#### What the exercise asks
Would you write out the entries below, every one of them, exactly?
────────
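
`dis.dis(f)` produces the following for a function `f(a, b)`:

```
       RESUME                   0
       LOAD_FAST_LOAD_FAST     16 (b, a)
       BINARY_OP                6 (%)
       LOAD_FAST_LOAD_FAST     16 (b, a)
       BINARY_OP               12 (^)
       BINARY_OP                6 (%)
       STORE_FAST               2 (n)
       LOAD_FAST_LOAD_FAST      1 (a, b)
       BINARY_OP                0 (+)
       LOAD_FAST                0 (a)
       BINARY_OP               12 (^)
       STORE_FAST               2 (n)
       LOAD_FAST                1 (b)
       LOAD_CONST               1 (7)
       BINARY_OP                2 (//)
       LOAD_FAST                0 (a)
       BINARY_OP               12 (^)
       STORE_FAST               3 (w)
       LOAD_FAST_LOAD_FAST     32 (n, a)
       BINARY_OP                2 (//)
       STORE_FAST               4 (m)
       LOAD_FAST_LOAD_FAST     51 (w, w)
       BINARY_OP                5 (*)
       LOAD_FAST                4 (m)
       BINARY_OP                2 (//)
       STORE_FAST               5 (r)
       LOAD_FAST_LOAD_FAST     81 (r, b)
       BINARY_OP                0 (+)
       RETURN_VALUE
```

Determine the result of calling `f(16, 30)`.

163

LOAD_FAST_LOAD_FAST b,a → push 30,16. Stack: [30, 16]
BINARY_OP % → 30 % 16 = 14. Stack: [14]
LOAD_FAST_LOAD_FAST b,a → push 30,16. Stack: [14, 30, 16]
BINARY_OP ^ → 30 ^ 16 = 14. Stack: [14, 14]
BINARY_OP % → 14 % 14 = 0. Stack: [0]
STORE_FAST n → n=0. Stack: []
LOAD_FAST_LOAD_FAST a,b → push 16,30. Stack: [16, 30]
BINARY_OP + → 16 + 30 = 46. Stack: [46]
LOAD_FAST a → push 16. Stack: [46, 16]
BINARY_OP ^ → 46 ^ 16 = 62. Stack: [62]
STORE_FAST n → n=62. Stack: []
LOAD_FAST b → push 30. Stack: [30]
LOAD_CONST → push 7. Stack: [30, 7]
BINARY_OP // → 30 // 7 = 4. Stack: [4]
LOAD_FAST a → push 16. Stack: [4, 16]
BINARY_OP ^ → 4 ^ 16 = 20. Stack: [20]
STORE_FAST w → w=20. Stack: []
LOAD_FAST_LOAD_FAST n,a → push 62,16. Stack: [62, 16]
BINARY_OP // → 62 // 16 = 3. Stack: [3]
STORE_FAST m → m=3. Stack: []
LOAD_FAST_LOAD_FAST w,w → push 20,20. Stack: [20, 20]
BINARY_OP * → 20 * 20 = 400. Stack: [400]
LOAD_FAST m → push 3. Stack: [400, 3]
BINARY_OP // → 400 // 3 = 133. Stack: [133]
STORE_FAST r → r=133. Stack: []
LOAD_FAST_LOAD_FAST r,b → push 133,30. Stack: [133, 30]
BINARY_OP + → 133 + 30 = 163. Stack: [163]
RETURN_VALUE → return 163.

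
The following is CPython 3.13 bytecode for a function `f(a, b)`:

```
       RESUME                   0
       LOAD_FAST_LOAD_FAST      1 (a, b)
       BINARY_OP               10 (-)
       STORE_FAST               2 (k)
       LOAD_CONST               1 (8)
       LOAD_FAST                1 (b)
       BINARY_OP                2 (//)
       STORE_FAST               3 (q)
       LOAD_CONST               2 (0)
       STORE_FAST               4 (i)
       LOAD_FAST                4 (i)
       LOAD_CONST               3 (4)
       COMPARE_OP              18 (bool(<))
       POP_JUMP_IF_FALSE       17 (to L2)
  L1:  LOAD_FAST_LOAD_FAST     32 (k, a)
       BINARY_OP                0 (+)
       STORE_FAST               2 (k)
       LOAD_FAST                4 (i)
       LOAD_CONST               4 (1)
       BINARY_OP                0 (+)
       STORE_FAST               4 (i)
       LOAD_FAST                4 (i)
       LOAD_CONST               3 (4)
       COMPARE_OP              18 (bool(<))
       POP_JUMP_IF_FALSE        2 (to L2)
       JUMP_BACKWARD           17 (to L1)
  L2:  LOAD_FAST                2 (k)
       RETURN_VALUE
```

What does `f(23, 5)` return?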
────────
#### Answer
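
`dis.dis(f)` produces the following for a function `f(a, b)`:

```
       RESUME                   0
       LOAD_FAST_LOAD_FAST     16 (b, a)
       BINARY_OP                6 (%)
       LOAD_FAST_LOAD_FAST     16 (b, a)
       BINARY_OP               12 (^)
       BINARY_OP                6 (%)
       STORE_FAST               2 (n)
       LOAD_FAST_LOAD_FAST      1 (a, b)
       BINARY_OP                0 (+)
       LOAD_FAST                0 (a)
       BINARY_OP               12 (^)
       STORE_FAST               2 (n)
       LOAD_FAST                1 (b)
       LOAD_CONST               1 (7)
       BINARY_OP                2 (//)
       LOAD_FAST                0 (a)
       BINARY_OP               12 (^)
       STORE_FAST               3 (w)
       LOAD_FAST_LOAD_FAST     32 (n, a)
       BINARY_OP                2 (//)
       STORE_FAST               4 (m)
       LOAD_FAST_LOAD_FAST     51 (w, w)
       BINARY_OP                5 (*)
       LOAD_FAST                4 (m)
       BINARY_OP                2 (//)
       STORE_FAST               5 (r)
       LOAD_FAST_LOAD_FAST     81 (r, b)
       BINARY_OP                0 (+)
       RETURN_VALUE
```

Determine the result of calling `f(16, 30)`.

163

LOAD_FAST_LOAD_FAST b,a → push 30,16. Stack: [30, 16]
BINARY_OP % → 30 % 16 = 14. Stack: [14]
LOAD_FAST_LOAD_FAST b,a → push 30,16. Stack: [14, 30, 16]
BINARY_OP ^ → 30 ^ 16 = 14. Stack: [14, 14]
BINARY_OP % → 14 % 14 = 0. Stack: [0]
STORE_FAST n → n=0. Stack: []
LOAD_FAST_LOAD_FAST a,b → push 16,30. Stack: [16, 30]
BINARY_OP + → 16 + 30 = 46. Stack: [46]
LOAD_FAST a → push 16. Stack: [46, 16]
BINARY_OP ^ → 46 ^ 16 = 62. Stack: [62]
STORE_FAST n → n=62. Stack: []
LOAD_FAST b → push 30. Stack: [30]
LOAD_CONST → push 7. Stack: [30, 7]
BINARY_OP // → 30 // 7 = 4. Stack: [4]
LOAD_FAST a → push 16. Stack: [4, 16]
BINARY_OP ^ → 4 ^ 16 = 20. Stack: [20]
STORE_FAST w → w=20. Stack: []
LOAD_FAST_LOAD_FAST n,a → push 62,16. Stack: [62, 16]
BINARY_OP // → 62 // 16 = 3. Stack: [3]
STORE_FAST m → m=3. Stack: []
LOAD_FAST_LOAD_FAST w,w → push 20,20. Stack: [20, 20]
BINARY_OP * → 20 * 20 = 400. Stack: [400]
LOAD_FAST m → push 3. Stack: [400, 3]
BINARY_OP // → 400 // 3 = 133. Stack: [133]
STORE_FAST r → r=133. Stack: []
LOAD_FAST_LOAD_FAST r,b → push 133,30. Stack: [133, 30]
BINARY_OP + → 133 + 30 = 163. Stack: [163]
RETURN_VALUE → return 163.

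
The following is CPython 3.13 bytecode for a function `f(a, b)`:

```
       RESUME                   0
       LOAD_FAST_LOAD_FAST      1 (a, b)
       BINARY_OP               10 (-)
       STORE_FAST               2 (k)
       LOAD_CONST               1 (8)
       LOAD_FAST                1 (b)
       BINARY_OP                2 (//)
       STORE_FAST               3 (q)
       LOAD_CONST               2 (0)
       STORE_FAST               4 (i)
       LOAD_FAST                4 (i)
       LOAD_CONST               3 (4)
       COMPARE_OP              18 (bool(<))
       POP_JUMP_IF_FALSE       17 (to L2)
  L1:  LOAD_FAST_LOAD_FAST     32 (k, a)
       BINARY_OP                0 (+)
       STORE_FAST               2 (k)
       LOAD_FAST                4 (i)
       LOAD_CONST               4 (1)
       BINARY_OP                0 (+)
       STORE_FAST               4 (i)
       LOAD_FAST                4 (i)
       LOAD_CONST               3 (4)
       COMPARE_OP              18 (bool(<))
       POP_JUMP_IF_FALSE        2 (to L2)
       JUMP_BACKWARD           17 (to L1)
  L2:  LOAD_FAST                2 (k)
       RETURN_VALUE
```

What does `f(23, 5)` return?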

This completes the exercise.